• **Task to carry out**
Reply with one number: the count of lines in the records below that hold "patients".

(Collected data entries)
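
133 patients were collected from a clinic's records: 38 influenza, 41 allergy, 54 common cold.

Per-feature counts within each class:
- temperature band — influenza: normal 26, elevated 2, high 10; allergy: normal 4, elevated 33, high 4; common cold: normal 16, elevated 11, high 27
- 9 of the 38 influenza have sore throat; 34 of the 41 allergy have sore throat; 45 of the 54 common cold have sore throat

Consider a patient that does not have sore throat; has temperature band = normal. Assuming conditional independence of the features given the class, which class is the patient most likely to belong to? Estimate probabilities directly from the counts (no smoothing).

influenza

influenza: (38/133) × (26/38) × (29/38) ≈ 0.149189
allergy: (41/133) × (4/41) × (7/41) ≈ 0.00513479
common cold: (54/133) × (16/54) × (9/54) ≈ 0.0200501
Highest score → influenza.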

* * *

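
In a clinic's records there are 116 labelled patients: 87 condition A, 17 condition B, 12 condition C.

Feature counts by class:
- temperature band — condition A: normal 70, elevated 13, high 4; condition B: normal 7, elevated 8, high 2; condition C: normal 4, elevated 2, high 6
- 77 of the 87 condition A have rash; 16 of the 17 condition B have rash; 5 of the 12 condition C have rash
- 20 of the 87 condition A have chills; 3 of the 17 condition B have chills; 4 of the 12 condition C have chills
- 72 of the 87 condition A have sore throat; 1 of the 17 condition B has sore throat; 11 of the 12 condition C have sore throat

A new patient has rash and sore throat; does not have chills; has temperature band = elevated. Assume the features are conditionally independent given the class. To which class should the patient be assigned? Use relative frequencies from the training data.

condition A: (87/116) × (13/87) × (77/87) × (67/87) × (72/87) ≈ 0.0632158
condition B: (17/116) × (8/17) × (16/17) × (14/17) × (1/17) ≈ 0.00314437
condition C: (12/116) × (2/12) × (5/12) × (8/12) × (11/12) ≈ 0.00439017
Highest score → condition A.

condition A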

• **Answer for this exercise**
2